_GIVEN DATA_:
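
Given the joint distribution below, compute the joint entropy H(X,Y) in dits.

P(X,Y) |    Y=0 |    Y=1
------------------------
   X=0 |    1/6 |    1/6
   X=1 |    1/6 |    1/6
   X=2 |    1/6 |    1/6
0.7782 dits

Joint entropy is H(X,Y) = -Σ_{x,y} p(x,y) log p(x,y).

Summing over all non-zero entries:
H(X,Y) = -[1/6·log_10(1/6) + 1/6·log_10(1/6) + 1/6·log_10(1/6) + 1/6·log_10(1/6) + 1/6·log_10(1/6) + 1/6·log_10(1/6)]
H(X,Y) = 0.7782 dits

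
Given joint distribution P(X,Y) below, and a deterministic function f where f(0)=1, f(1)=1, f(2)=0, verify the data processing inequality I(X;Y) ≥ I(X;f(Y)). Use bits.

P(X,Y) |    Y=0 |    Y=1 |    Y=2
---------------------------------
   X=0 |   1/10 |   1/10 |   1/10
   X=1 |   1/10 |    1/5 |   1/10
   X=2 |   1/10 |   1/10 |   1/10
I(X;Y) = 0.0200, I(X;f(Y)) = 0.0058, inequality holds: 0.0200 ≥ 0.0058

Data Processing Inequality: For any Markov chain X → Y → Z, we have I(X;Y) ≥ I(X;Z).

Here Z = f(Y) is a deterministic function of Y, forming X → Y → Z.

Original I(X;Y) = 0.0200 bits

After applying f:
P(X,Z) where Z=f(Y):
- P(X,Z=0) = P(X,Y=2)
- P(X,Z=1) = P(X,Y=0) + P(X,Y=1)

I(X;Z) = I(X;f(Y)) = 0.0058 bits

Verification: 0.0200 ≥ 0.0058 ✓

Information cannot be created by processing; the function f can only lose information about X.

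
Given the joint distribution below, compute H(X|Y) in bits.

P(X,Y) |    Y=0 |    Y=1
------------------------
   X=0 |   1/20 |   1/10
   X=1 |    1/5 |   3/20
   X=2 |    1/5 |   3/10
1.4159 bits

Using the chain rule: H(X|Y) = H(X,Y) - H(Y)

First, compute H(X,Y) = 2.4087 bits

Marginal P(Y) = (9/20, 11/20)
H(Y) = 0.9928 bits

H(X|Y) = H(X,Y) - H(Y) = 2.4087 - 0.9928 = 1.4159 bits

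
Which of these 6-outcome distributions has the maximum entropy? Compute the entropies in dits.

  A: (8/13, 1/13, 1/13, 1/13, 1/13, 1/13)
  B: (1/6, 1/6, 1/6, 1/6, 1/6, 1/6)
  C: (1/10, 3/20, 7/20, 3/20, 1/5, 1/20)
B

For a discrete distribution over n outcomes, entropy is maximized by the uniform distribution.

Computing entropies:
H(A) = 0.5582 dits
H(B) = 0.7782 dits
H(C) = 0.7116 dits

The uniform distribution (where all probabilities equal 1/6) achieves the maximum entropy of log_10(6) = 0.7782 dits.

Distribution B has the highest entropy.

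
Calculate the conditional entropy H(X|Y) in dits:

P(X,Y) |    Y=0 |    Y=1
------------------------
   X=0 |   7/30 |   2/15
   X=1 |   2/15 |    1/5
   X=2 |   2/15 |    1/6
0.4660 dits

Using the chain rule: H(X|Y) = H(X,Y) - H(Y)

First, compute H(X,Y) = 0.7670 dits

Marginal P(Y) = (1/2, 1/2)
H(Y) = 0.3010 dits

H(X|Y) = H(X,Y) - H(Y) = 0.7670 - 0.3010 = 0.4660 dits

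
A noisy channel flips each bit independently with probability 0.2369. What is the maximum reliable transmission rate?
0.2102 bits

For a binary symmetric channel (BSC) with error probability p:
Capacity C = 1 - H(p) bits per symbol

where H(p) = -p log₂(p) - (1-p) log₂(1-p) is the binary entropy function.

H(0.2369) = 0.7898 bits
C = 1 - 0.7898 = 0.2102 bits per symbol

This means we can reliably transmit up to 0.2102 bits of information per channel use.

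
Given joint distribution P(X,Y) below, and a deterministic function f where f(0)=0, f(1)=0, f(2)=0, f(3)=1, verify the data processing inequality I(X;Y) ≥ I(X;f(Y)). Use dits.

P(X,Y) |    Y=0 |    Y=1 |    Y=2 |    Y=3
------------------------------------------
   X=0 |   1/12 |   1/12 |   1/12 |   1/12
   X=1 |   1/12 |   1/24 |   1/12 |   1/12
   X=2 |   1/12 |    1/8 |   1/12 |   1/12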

_WORK INSTRUCTIONS_:
Among the entries, copy every line containing the word "below".

_SOLUTION TO THIS EXERCISE_:
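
Given the joint distribution below, compute the joint entropy H(X,Y) in dits.
Given joint distribution P(X,Y) below, and a deterministic function f where f(0)=1, f(1)=1, f(2)=0, verify the data processing inequality I(X;Y) ≥ I(X;f(Y)). Use bits.
Given the joint distribution below, compute H(X|Y) in bits.
Given joint distribution P(X,Y) below, and a deterministic function f where f(0)=0, f(1)=0, f(2)=0, f(3)=1, verify the data processing inequality I(X;Y) ≥ I(X;f(Y)). Use dits.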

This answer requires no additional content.